Supplied data:
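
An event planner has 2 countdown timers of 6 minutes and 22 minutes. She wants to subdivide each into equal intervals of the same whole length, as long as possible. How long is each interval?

By the Euclidean algorithm:
22 = 3 × 6 + 4
6 = 1 × 4 + 2
4 = 2 × 2 + 0
gcd(6, 22) = 2.

2 minutes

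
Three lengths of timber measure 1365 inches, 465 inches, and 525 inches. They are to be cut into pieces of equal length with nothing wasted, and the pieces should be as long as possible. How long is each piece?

15 inches

Each piece length must divide every original length, so the longest possible is gcd(1365, 465, 525).
1365 = 3 × 5 × 7 × 13
465 = 3 × 5 × 31
525 = 3 × 5^2 × 7
gcd(1365, 465, 525) = 3 × 5 = 15.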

Exercise:
All of the entries must be quoted exactly; please include each one.

Task answer:
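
An event planner has 2 countdown timers of 6 minutes and 22 minutes. She wants to subdivide each into equal intervals of the same whole length, as long as possible. How long is each interval?

By the Euclidean algorithm:
22 = 3 × 6 + 4
6 = 1 × 4 + 2
4 = 2 × 2 + 0
gcd(6, 22) = 2.

2 minutes

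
Three lengths of timber measure 1365 inches, 465 inches, and 525 inches. They are to be cut into pieces of equal length with nothing wasted, and the pieces should be as long as possible. How long is each piece?

15 inches

Each piece length must divide every original length, so the longest possible is gcd(1365, 465, 525).
1365 = 3 × 5 × 7 × 13
465 = 3 × 5 × 31
525 = 3 × 5^2 × 7
gcd(1365, 465, 525) = 3 × 5 = 15.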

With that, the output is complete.